- Stored records -
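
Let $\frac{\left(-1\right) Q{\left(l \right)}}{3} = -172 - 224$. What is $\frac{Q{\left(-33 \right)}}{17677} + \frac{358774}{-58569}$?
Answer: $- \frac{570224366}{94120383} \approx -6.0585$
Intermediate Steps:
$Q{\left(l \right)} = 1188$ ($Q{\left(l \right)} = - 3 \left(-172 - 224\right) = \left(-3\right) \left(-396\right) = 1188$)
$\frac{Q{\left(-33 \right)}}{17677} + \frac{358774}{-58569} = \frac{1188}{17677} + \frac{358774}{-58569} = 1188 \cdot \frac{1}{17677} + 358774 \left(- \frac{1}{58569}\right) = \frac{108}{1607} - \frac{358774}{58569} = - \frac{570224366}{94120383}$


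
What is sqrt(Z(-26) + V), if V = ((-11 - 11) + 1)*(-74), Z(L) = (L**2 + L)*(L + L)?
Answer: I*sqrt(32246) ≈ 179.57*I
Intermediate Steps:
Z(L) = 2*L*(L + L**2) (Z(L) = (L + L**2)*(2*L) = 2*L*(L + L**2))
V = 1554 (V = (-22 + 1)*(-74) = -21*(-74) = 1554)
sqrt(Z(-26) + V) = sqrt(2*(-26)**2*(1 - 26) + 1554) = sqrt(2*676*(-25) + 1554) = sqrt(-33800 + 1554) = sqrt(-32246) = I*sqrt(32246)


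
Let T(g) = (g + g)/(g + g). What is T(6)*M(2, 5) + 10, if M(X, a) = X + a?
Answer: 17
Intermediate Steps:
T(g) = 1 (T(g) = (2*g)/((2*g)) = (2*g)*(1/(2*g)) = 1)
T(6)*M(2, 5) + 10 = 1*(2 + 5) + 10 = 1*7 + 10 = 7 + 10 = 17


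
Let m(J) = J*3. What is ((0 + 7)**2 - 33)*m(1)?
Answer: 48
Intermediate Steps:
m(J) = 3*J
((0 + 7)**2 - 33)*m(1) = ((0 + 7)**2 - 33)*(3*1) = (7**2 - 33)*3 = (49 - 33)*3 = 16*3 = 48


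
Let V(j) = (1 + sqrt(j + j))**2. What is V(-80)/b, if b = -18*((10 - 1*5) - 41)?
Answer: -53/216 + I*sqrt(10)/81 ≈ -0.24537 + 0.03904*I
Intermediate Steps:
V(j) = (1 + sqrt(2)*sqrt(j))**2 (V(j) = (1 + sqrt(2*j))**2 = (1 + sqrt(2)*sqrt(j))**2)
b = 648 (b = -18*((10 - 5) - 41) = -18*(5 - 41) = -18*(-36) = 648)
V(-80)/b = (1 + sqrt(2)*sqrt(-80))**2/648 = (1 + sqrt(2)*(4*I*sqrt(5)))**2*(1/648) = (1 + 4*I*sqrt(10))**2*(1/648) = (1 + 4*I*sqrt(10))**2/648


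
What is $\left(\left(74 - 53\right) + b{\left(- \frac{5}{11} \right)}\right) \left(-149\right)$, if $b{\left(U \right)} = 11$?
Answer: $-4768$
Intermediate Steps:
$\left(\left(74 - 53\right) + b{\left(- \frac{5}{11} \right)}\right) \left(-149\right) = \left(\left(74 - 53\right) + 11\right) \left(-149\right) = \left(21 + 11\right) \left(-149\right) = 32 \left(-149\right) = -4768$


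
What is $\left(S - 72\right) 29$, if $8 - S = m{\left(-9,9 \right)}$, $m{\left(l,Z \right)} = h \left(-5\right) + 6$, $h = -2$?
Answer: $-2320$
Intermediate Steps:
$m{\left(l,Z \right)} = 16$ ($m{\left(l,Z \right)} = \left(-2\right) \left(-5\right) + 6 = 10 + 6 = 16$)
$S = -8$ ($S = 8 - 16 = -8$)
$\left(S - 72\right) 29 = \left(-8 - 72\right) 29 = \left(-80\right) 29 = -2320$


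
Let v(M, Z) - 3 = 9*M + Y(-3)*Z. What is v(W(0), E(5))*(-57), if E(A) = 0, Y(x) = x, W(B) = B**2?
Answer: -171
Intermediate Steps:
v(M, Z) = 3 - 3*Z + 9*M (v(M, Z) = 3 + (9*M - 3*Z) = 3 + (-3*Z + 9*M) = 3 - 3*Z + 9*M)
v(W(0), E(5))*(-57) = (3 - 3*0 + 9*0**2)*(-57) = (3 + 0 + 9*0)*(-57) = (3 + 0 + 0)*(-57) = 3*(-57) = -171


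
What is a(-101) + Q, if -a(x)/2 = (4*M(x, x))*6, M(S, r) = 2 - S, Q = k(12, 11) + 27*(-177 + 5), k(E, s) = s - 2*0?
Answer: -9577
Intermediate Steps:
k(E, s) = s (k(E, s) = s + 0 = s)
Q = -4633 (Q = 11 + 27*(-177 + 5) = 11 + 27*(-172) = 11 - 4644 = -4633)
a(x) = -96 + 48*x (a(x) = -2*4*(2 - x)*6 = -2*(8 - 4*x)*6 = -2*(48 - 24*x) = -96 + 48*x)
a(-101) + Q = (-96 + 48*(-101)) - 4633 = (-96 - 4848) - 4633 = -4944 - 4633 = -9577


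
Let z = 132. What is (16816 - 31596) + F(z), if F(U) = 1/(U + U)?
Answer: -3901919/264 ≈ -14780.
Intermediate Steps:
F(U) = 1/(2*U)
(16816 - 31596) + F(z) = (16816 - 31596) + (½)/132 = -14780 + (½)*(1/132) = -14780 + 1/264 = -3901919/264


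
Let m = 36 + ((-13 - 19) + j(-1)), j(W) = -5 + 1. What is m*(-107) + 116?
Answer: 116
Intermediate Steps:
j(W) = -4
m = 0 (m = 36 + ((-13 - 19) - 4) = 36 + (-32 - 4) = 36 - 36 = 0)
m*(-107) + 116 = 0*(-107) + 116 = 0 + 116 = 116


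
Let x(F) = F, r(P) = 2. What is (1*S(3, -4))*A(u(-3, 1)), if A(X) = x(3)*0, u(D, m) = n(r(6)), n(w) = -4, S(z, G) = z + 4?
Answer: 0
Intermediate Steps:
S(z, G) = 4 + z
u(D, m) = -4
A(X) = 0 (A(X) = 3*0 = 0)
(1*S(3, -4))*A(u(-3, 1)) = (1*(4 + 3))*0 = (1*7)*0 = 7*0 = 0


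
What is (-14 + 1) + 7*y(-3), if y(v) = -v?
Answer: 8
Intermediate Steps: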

- Task directions -
Extract each entry in full, exactly as given.

- Expected answer -
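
Let $\frac{\left(-1\right) Q{\left(l \right)}}{3} = -172 - 224$. What is $\frac{Q{\left(-33 \right)}}{17677} + \frac{358774}{-58569}$?
Answer: $- \frac{570224366}{94120383} \approx -6.0585$
Intermediate Steps:
$Q{\left(l \right)} = 1188$ ($Q{\left(l \right)} = - 3 \left(-172 - 224\right) = \left(-3\right) \left(-396\right) = 1188$)
$\frac{Q{\left(-33 \right)}}{17677} + \frac{358774}{-58569} = \frac{1188}{17677} + \frac{358774}{-58569} = 1188 \cdot \frac{1}{17677} + 358774 \left(- \frac{1}{58569}\right) = \frac{108}{1607} - \frac{358774}{58569} = - \frac{570224366}{94120383}$


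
What is sqrt(Z(-26) + V), if V = ((-11 - 11) + 1)*(-74), Z(L) = (L**2 + L)*(L + L)?
Answer: I*sqrt(32246) ≈ 179.57*I
Intermediate Steps:
Z(L) = 2*L*(L + L**2) (Z(L) = (L + L**2)*(2*L) = 2*L*(L + L**2))
V = 1554 (V = (-22 + 1)*(-74) = -21*(-74) = 1554)
sqrt(Z(-26) + V) = sqrt(2*(-26)**2*(1 - 26) + 1554) = sqrt(2*676*(-25) + 1554) = sqrt(-33800 + 1554) = sqrt(-32246) = I*sqrt(32246)


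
Let T(g) = (g + g)/(g + g). What is T(6)*M(2, 5) + 10, if M(X, a) = X + a?
Answer: 17
Intermediate Steps:
T(g) = 1 (T(g) = (2*g)/((2*g)) = (2*g)*(1/(2*g)) = 1)
T(6)*M(2, 5) + 10 = 1*(2 + 5) + 10 = 1*7 + 10 = 7 + 10 = 17


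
Let m(J) = J*3. What is ((0 + 7)**2 - 33)*m(1)?
Answer: 48
Intermediate Steps:
m(J) = 3*J
((0 + 7)**2 - 33)*m(1) = ((0 + 7)**2 - 33)*(3*1) = (7**2 - 33)*3 = (49 - 33)*3 = 16*3 = 48


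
Let V(j) = (1 + sqrt(j + j))**2. What is V(-80)/b, if b = -18*((10 - 1*5) - 41)?
Answer: -53/216 + I*sqrt(10)/81 ≈ -0.24537 + 0.03904*I
Intermediate Steps:
V(j) = (1 + sqrt(2)*sqrt(j))**2 (V(j) = (1 + sqrt(2*j))**2 = (1 + sqrt(2)*sqrt(j))**2)
b = 648 (b = -18*((10 - 5) - 41) = -18*(5 - 41) = -18*(-36) = 648)
V(-80)/b = (1 + sqrt(2)*sqrt(-80))**2/648 = (1 + sqrt(2)*(4*I*sqrt(5)))**2*(1/648) = (1 + 4*I*sqrt(10))**2*(1/648) = (1 + 4*I*sqrt(10))**2/648


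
What is $\left(\left(74 - 53\right) + b{\left(- \frac{5}{11} \right)}\right) \left(-149\right)$, if $b{\left(U \right)} = 11$?
Answer: $-4768$
Intermediate Steps:
$\left(\left(74 - 53\right) + b{\left(- \frac{5}{11} \right)}\right) \left(-149\right) = \left(\left(74 - 53\right) + 11\right) \left(-149\right) = \left(21 + 11\right) \left(-149\right) = 32 \left(-149\right) = -4768$


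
What is $\left(S - 72\right) 29$, if $8 - S = m{\left(-9,9 \right)}$, $m{\left(l,Z \right)} = h \left(-5\right) + 6$, $h = -2$?
Answer: $-2320$
Intermediate Steps:
$m{\left(l,Z \right)} = 16$ ($m{\left(l,Z \right)} = \left(-2\right) \left(-5\right) + 6 = 10 + 6 = 16$)
$S = -8$ ($S = 8 - 16 = -8$)
$\left(S - 72\right) 29 = \left(-8 - 72\right) 29 = \left(-80\right) 29 = -2320$


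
Let v(M, Z) - 3 = 9*M + Y(-3)*Z. What is v(W(0), E(5))*(-57), if E(A) = 0, Y(x) = x, W(B) = B**2?
Answer: -171
Intermediate Steps:
v(M, Z) = 3 - 3*Z + 9*M (v(M, Z) = 3 + (9*M - 3*Z) = 3 + (-3*Z + 9*M) = 3 - 3*Z + 9*M)
v(W(0), E(5))*(-57) = (3 - 3*0 + 9*0**2)*(-57) = (3 + 0 + 9*0)*(-57) = (3 + 0 + 0)*(-57) = 3*(-57) = -171


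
What is a(-101) + Q, if -a(x)/2 = (4*M(x, x))*6, M(S, r) = 2 - S, Q = k(12, 11) + 27*(-177 + 5), k(E, s) = s - 2*0?
Answer: -9577
Intermediate Steps:
k(E, s) = s (k(E, s) = s + 0 = s)
Q = -4633 (Q = 11 + 27*(-177 + 5) = 11 + 27*(-172) = 11 - 4644 = -4633)
a(x) = -96 + 48*x (a(x) = -2*4*(2 - x)*6 = -2*(8 - 4*x)*6 = -2*(48 - 24*x) = -96 + 48*x)
a(-101) + Q = (-96 + 48*(-101)) - 4633 = (-96 - 4848) - 4633 = -4944 - 4633 = -9577


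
Let z = 132. What is (16816 - 31596) + F(z), if F(U) = 1/(U + U)?
Answer: -3901919/264 ≈ -14780.
Intermediate Steps:
F(U) = 1/(2*U)
(16816 - 31596) + F(z) = (16816 - 31596) + (½)/132 = -14780 + (½)*(1/132) = -14780 + 1/264 = -3901919/264


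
Let m = 36 + ((-13 - 19) + j(-1)), j(W) = -5 + 1. What is m*(-107) + 116?
Answer: 116
Intermediate Steps:
j(W) = -4
m = 0 (m = 36 + ((-13 - 19) - 4) = 36 + (-32 - 4) = 36 - 36 = 0)
m*(-107) + 116 = 0*(-107) + 116 = 0 + 116 = 116


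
Let x(F) = F, r(P) = 2. What is (1*S(3, -4))*A(u(-3, 1)), if A(X) = x(3)*0, u(D, m) = n(r(6)), n(w) = -4, S(z, G) = z + 4?
Answer: 0
Intermediate Steps:
S(z, G) = 4 + z
u(D, m) = -4
A(X) = 0 (A(X) = 3*0 = 0)
(1*S(3, -4))*A(u(-3, 1)) = (1*(4 + 3))*0 = (1*7)*0 = 7*0 = 0


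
What is (-14 + 1) + 7*y(-3), if y(v) = -v?
Answer: 8
Intermediate Steps: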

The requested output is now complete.